■ **Information provided**:
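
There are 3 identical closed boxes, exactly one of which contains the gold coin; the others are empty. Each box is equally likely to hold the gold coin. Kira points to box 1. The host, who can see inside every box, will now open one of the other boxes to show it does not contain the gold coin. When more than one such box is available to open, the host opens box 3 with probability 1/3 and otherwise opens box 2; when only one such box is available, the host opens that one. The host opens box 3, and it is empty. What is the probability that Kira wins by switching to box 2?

3/4

Apply Bayes' rule, conditioning on where the gold coin actually is.
If it is in box 1 (prior 1/3): box 3 is available, opened with probability 1/3; weight (1/3)·(1/3) = 1/9.
If it is in box 2 (prior 1/3): only box 3 is available, probability 1; weight (1/3)·1 = 1/3.
If it is in box 3 (prior 1/3): the host opened box 3, so this case is ruled out; weight (1/3)·0 = 0.
The weights sum to 4/9.
So P(the gold coin in box 2 | the host opened box 3) = (1/3) / (4/9) = 3/4.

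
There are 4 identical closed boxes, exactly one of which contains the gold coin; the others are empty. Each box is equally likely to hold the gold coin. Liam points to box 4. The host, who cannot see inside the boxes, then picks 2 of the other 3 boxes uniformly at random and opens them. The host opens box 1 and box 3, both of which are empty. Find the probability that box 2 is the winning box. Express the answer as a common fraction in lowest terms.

Apply Bayes' rule, conditioning on where the gold coin actually is.
If it is in either of boxes 1 and 3 (prior 1/4 each): that box was opened and seen not to hold the prize — ruled out; weight (1/4)·0 = 0 each.
If it is in either of boxes 2 and 4 (prior 1/4 each): the host picks exactly this set with probability 1/3 regardless, and none is the prize; weight (1/4)·(1/3) = 1/12 each.
The weights sum to 1/6.
So P(the gold coin in box 2 | the host opened box 1 and box 3) = (1/12) / (1/6) = 1/2.

1/2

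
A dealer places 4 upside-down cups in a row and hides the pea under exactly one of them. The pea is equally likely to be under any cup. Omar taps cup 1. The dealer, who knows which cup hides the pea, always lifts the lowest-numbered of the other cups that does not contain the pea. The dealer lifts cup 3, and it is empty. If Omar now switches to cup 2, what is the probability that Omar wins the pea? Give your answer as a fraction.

1

Apply Bayes' rule, conditioning on where the pea actually is.
If it is under either of cups 1 and 4 (prior 1/4 each): the dealer would have opened cup 2 instead, probability 0; weight (1/4)·0 = 0 each.
If it is under cup 2 (prior 1/4): cup 3 is the lowest-numbered option available, probability 1; weight (1/4)·1 = 1/4.
If it is under cup 3 (prior 1/4): the dealer opened cup 3, so this case is ruled out; weight (1/4)·0 = 0.
The weights sum to 1/4.
So P(the pea under cup 2 | the dealer opened cup 3) = (1/4) / (1/4) = 1.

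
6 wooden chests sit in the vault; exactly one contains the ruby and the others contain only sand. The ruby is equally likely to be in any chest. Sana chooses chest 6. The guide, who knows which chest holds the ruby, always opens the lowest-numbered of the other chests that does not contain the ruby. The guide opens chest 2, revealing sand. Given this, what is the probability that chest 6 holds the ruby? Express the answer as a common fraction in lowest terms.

Apply Bayes' rule, conditioning on where the ruby actually is.
If it is in chest 1 (prior 1/6): chest 2 is the lowest-numbered option available, probability 1; weight (1/6)·1 = 1/6.
If it is in chest 2 (prior 1/6): the guide opened chest 2, so this case is ruled out; weight (1/6)·0 = 0.
If it is in any of chests 3, 4, 5, and 6 (prior 1/6 each): the guide would have opened chest 1 instead, probability 0; weight (1/6)·0 = 0 each.
The weights sum to 1/6.
So P(the ruby in chest 6 | the guide opened chest 2) = 0 / (1/6) = 0.

0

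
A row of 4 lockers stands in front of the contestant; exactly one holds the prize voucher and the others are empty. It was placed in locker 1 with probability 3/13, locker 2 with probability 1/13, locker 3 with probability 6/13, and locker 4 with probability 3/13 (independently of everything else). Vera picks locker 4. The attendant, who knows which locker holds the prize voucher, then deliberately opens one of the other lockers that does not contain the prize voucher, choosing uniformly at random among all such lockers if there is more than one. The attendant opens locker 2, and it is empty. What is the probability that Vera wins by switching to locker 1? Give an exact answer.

3/11

Consider each possible location of the prize voucher in turn.
If it is in locker 1 (prior 3/13): the attendant has 2 equally likely choices, so probability 1/2; weight (3/13)·(1/2) = 3/26.
If it is in locker 2 (prior 1/13): the attendant opened locker 2, so this case is ruled out; weight (1/13)·0 = 0.
If it is in locker 3 (prior 6/13): the attendant has 2 equally likely choices, so probability 1/2; weight (6/13)·(1/2) = 3/13.
If it is in locker 4 (prior 3/13): the attendant has 3 equally likely choices, so probability 1/3; weight (3/13)·(1/3) = 1/13.
The weights sum to 11/26.
So P(the prize voucher in locker 1 | the attendant opened locker 2) = (3/26) / (11/26) = 3/11.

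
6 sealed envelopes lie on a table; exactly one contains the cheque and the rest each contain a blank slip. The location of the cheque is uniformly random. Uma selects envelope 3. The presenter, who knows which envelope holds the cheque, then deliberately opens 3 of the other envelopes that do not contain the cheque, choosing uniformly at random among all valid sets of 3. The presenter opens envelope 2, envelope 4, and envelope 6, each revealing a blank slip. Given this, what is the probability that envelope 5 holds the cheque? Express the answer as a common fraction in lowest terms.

5/12

Apply Bayes' rule, conditioning on where the cheque actually is.
If it is in either of envelopes 1 and 5 (prior 1/6 each): the presenter has 4 equally likely choices, so probability 1/4; weight (1/6)·(1/4) = 1/24 each.
If it is in any of envelopes 2, 4, and 6 (prior 1/6 each): that envelope was opened and seen not to hold the prize — ruled out; weight (1/6)·0 = 0 each.
If it is in envelope 3 (prior 1/6): the presenter has 10 equally likely choices, so probability 1/10; weight (1/6)·(1/10) = 1/60.
The weights sum to 1/10.
So P(the cheque in envelope 5 | the presenter opened envelope 2, envelope 4, and envelope 6) = (1/24) / (1/10) = 5/12.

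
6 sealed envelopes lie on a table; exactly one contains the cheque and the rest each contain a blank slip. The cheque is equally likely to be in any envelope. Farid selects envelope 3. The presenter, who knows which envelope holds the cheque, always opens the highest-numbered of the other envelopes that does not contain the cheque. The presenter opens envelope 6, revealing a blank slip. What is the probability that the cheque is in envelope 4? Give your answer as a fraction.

1/5

Consider each possible location of the cheque in turn.
If it is in any of envelopes 1, 2, 3, 4, and 5 (prior 1/6 each): envelope 6 is the highest-numbered option available, probability 1; weight (1/6)·1 = 1/6 each.
If it is in envelope 6 (prior 1/6): the presenter opened envelope 6, so this case is ruled out; weight (1/6)·0 = 0.
The weights sum to 5/6.
So P(the cheque in envelope 4 | the presenter opened envelope 6) = (1/6) / (5/6) = 1/5.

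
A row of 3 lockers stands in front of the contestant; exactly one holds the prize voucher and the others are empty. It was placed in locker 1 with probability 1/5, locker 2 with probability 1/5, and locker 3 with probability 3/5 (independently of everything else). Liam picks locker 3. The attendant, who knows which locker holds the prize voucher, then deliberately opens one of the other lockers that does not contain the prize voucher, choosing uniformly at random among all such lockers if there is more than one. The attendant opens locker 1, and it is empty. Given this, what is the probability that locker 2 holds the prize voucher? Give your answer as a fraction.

2/5

Apply Bayes' rule, conditioning on where the prize voucher actually is.
If it is in locker 1 (prior 1/5): the attendant opened locker 1, so this case is ruled out; weight (1/5)·0 = 0.
If it is in locker 2 (prior 1/5): the attendant has no choice, probability 1; weight (1/5)·1 = 1/5.
If it is in locker 3 (prior 3/5): the attendant has 2 equally likely choices, so probability 1/2; weight (3/5)·(1/2) = 3/10.
The weights sum to 1/2.
So P(the prize voucher in locker 2 | the attendant opened locker 1) = (1/5) / (1/2) = 2/5.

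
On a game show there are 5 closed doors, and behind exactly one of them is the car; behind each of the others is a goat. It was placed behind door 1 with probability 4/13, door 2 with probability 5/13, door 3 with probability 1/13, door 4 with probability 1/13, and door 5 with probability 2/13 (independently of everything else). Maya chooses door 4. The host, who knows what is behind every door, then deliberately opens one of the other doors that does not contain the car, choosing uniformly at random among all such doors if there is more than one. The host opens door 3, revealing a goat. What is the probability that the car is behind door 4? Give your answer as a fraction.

Apply Bayes' rule, conditioning on where the car actually is.
If it is behind door 1 (prior 4/13): the host has 3 equally likely choices, so probability 1/3; weight (4/13)·(1/3) = 4/39.
If it is behind door 2 (prior 5/13): the host has 3 equally likely choices, so probability 1/3; weight (5/13)·(1/3) = 5/39.
If it is behind door 3 (prior 1/13): the host opened door 3, so this case is ruled out; weight (1/13)·0 = 0.
If it is behind door 4 (prior 1/13): the host has 4 equally likely choices, so probability 1/4; weight (1/13)·(1/4) = 1/52.
If it is behind door 5 (prior 2/13): the host has 3 equally likely choices, so probability 1/3; weight (2/13)·(1/3) = 2/39.
The weights sum to 47/156.
So P(the car behind door 4 | the host opened door 3) = (1/52) / (47/156) = 3/47.

3/47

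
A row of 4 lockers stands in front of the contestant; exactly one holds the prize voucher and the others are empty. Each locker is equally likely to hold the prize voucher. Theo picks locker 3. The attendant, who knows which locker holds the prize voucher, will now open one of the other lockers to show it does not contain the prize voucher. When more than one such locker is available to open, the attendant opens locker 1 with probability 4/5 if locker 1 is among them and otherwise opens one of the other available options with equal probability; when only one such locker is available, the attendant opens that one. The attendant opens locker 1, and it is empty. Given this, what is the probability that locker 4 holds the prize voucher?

Consider each possible location of the prize voucher in turn.
If it is in locker 1 (prior 1/4): the attendant opened locker 1, so this case is ruled out; weight (1/4)·0 = 0.
If it is in any of lockers 2, 3, and 4 (prior 1/4 each): locker 1 is available, opened with probability 4/5; weight (1/4)·(4/5) = 1/5 each.
The weights sum to 3/5.
So P(the prize voucher in locker 4 | the attendant opened locker 1) = (1/5) / (3/5) = 1/3.

1/3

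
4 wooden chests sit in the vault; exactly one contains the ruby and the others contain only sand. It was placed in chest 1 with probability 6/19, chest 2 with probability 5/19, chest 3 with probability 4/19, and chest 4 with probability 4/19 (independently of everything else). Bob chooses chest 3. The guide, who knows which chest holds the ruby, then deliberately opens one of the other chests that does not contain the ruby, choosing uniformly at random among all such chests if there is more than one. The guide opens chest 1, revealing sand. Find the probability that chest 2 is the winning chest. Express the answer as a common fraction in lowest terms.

3/7

Consider each possible location of the ruby in turn.
If it is in chest 1 (prior 6/19): the guide opened chest 1, so this case is ruled out; weight (6/19)·0 = 0.
If it is in chest 2 (prior 5/19): the guide has 2 equally likely choices, so probability 1/2; weight (5/19)·(1/2) = 5/38.
If it is in chest 3 (prior 4/19): the guide has 3 equally likely choices, so probability 1/3; weight (4/19)·(1/3) = 4/57.
If it is in chest 4 (prior 4/19): the guide has 2 equally likely choices, so probability 1/2; weight (4/19)·(1/2) = 2/19.
The weights sum to 35/114.
So P(the ruby in chest 2 | the guide opened chest 1) = (5/38) / (35/114) = 3/7.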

■ **Exercise aim**:
Only a word-for-word repetition of the lines from the one containing "4 wooden chests" to the final line of the data above counts as the answer.

■ **Exercise response**:
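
4 wooden chests sit in the vault; exactly one contains the ruby and the others contain only sand. It was placed in chest 1 with probability 6/19, chest 2 with probability 5/19, chest 3 with probability 4/19, and chest 4 with probability 4/19 (independently of everything else). Bob chooses chest 3. The guide, who knows which chest holds the ruby, then deliberately opens one of the other chests that does not contain the ruby, choosing uniformly at random among all such chests if there is more than one. The guide opens chest 1, revealing sand. Find the probability that chest 2 is the winning chest. Express the answer as a common fraction in lowest terms.

3/7

Consider each possible location of the ruby in turn.
If it is in chest 1 (prior 6/19): the guide opened chest 1, so this case is ruled out; weight (6/19)·0 = 0.
If it is in chest 2 (prior 5/19): the guide has 2 equally likely choices, so probability 1/2; weight (5/19)·(1/2) = 5/38.
If it is in chest 3 (prior 4/19): the guide has 3 equally likely choices, so probability 1/3; weight (4/19)·(1/3) = 4/57.
If it is in chest 4 (prior 4/19): the guide has 2 equally likely choices, so probability 1/2; weight (4/19)·(1/2) = 2/19.
The weights sum to 35/114.
So P(the ruby in chest 2 | the guide opened chest 1) = (5/38) / (35/114) = 3/7.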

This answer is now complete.